> _WHAT IS EXPECTED_: The required output is the lines below from the line containing "Which segments form the natural class [-round, +voice, -nasal]" to the line containing "Suppose a language", inclusive, retyped exactly. No other lines belong in it.

*** SUPPLIED RECORDS ***

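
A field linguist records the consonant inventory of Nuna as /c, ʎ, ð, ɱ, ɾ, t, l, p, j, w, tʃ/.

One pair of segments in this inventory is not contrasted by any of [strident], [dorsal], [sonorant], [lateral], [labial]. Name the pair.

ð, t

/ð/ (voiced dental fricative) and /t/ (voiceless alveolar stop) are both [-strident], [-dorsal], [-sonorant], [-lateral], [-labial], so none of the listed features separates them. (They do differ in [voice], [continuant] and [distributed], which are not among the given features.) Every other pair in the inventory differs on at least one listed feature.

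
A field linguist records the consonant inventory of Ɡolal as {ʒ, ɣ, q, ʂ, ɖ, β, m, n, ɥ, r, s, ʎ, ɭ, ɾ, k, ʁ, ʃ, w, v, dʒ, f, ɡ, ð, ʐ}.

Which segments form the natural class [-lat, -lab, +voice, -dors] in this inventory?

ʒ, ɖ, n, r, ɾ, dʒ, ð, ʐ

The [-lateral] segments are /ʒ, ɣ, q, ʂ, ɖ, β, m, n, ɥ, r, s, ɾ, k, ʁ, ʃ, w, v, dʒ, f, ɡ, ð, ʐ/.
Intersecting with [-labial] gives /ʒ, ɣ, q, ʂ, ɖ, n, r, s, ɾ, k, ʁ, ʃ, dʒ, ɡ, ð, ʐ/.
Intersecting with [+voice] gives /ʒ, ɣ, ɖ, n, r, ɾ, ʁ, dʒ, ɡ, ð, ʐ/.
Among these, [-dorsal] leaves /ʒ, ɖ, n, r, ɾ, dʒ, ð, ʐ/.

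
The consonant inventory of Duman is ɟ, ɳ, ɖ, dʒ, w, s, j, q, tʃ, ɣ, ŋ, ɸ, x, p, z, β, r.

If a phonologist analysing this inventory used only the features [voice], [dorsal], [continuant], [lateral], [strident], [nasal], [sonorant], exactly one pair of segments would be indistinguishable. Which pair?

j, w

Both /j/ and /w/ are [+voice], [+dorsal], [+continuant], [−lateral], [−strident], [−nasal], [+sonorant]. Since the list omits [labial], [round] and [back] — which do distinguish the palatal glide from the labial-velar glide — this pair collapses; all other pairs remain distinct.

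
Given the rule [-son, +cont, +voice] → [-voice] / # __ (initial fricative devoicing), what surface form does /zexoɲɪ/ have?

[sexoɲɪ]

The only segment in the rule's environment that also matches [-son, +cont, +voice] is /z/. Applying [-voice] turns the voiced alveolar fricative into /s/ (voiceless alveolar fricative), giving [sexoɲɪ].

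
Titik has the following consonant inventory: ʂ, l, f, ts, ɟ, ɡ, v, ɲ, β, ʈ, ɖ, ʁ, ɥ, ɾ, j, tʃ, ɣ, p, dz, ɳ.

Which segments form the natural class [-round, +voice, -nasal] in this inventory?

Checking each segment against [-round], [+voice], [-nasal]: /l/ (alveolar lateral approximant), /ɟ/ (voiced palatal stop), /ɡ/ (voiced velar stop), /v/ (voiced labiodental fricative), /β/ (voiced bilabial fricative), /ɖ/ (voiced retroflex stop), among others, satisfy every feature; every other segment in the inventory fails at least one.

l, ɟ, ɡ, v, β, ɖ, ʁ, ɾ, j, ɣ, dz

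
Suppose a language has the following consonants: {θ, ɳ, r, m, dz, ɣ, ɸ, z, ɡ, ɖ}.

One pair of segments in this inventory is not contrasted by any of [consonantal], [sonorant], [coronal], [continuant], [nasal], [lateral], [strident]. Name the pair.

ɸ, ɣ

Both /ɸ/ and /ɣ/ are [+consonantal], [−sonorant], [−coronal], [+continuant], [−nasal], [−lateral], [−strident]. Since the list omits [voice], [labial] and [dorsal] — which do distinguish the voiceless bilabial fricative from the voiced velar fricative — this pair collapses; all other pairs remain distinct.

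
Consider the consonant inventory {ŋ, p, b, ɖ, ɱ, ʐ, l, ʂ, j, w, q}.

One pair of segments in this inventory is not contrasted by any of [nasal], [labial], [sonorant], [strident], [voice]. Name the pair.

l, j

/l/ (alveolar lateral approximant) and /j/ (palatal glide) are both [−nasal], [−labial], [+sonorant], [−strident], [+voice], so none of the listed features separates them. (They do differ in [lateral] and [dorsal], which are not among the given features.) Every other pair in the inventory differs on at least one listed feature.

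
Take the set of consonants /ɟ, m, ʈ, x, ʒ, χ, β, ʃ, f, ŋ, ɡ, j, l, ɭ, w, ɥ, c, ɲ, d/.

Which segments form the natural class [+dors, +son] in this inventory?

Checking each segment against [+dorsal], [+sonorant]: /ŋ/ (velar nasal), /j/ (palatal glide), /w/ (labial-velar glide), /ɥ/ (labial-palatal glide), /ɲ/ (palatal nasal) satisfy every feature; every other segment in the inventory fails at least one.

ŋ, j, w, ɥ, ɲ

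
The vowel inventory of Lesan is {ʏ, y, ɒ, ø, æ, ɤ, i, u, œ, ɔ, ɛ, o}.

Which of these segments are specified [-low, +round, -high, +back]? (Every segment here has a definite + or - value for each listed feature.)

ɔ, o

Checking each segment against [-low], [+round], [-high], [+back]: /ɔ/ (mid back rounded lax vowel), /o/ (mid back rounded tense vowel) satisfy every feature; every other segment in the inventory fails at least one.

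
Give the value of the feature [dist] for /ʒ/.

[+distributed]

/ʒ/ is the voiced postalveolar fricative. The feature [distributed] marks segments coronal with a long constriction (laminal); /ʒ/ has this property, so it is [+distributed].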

*** End of SUPPLIED RECORDS ***

> _OUTPUT BELOW_:
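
Which segments form the natural class [-round, +voice, -nasal] in this inventory?

Checking each segment against [-round], [+voice], [-nasal]: /l/ (alveolar lateral approximant), /ɟ/ (voiced palatal stop), /ɡ/ (voiced velar stop), /v/ (voiced labiodental fricative), /β/ (voiced bilabial fricative), /ɖ/ (voiced retroflex stop), among others, satisfy every feature; every other segment in the inventory fails at least one.

l, ɟ, ɡ, v, β, ɖ, ʁ, ɾ, j, ɣ, dz

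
Suppose a language has the following consonants: {θ, ɳ, r, m, dz, ɣ, ɸ, z, ɡ, ɖ}.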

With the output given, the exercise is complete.